• Exercise data:

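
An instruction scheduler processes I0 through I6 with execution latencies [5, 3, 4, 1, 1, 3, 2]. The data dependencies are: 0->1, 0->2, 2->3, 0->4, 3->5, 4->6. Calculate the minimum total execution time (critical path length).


Compute longest path through dependency graph: dist(Ik) = max over predecessors of dist + latency(Ik).
dist(I0) = latency 5 = 5
dist(I1) = dist(I0) + 3 = 5 + 3 = 8
dist(I2) = dist(I0) + 4 = 5 + 4 = 9
dist(I3) = dist(I2) + 1 = 9 + 1 = 10
dist(I4) = dist(I0) + 1 = 5 + 1 = 6
dist(I5) = dist(I3) + 3 = 10 + 3 = 13
dist(I6) = dist(I4) + 2 = 6 + 2 = 8
Critical path = max dist = 13

13


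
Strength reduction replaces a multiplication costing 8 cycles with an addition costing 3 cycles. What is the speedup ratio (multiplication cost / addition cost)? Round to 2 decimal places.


Ratio = mult_cost / add_cost = 8 / 3 = 2.67

2.67


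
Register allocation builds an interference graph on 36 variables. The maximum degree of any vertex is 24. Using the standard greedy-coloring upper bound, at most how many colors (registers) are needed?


Greedy coloring never needs more than (max_degree + 1) colors: when coloring a vertex, at most max_degree neighbors are already colored.
Upper bound = 24 + 1 = 25

25


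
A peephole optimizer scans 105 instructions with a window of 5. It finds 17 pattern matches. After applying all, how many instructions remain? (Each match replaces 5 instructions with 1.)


Each match removes 4 instructions.
Total removed = 17 * 4 = 68
Remaining = 105 - 68 = 37

37


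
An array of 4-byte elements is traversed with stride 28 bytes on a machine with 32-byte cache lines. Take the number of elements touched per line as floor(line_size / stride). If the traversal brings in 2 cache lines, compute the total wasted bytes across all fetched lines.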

• What this task involves:
Every line from above should appear again in the answer, exactly as written.

• Response to the exercise:
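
An instruction scheduler processes I0 through I6 with execution latencies [5, 3, 4, 1, 1, 3, 2]. The data dependencies are: 0->1, 0->2, 2->3, 0->4, 3->5, 4->6. Calculate the minimum total execution time (critical path length).


Compute longest path through dependency graph: dist(Ik) = max over predecessors of dist + latency(Ik).
dist(I0) = latency 5 = 5
dist(I1) = dist(I0) + 3 = 5 + 3 = 8
dist(I2) = dist(I0) + 4 = 5 + 4 = 9
dist(I3) = dist(I2) + 1 = 9 + 1 = 10
dist(I4) = dist(I0) + 1 = 5 + 1 = 6
dist(I5) = dist(I3) + 3 = 10 + 3 = 13
dist(I6) = dist(I4) + 2 = 6 + 2 = 8
Critical path = max dist = 13

13


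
Strength reduction replaces a multiplication costing 8 cycles with an addition costing 3 cycles. What is the speedup ratio (multiplication cost / addition cost)? Round to 2 decimal places.


Ratio = mult_cost / add_cost = 8 / 3 = 2.67

2.67


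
Register allocation builds an interference graph on 36 variables. The maximum degree of any vertex is 24. Using the standard greedy-coloring upper bound, at most how many colors (registers) are needed?


Greedy coloring never needs more than (max_degree + 1) colors: when coloring a vertex, at most max_degree neighbors are already colored.
Upper bound = 24 + 1 = 25

25


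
A peephole optimizer scans 105 instructions with a window of 5. It finds 17 pattern matches. After applying all, how many instructions remain? (Each match replaces 5 instructions with 1.)


Each match removes 4 instructions.
Total removed = 17 * 4 = 68
Remaining = 105 - 68 = 37

37


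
An array of 4-byte elements is traversed with stride 28 bytes on a machine with 32-byte cache lines. Take the number of elements touched per line as floor(line_size / stride). If the traversal brings in 2 cache lines, compute the total wasted bytes across all fetched lines.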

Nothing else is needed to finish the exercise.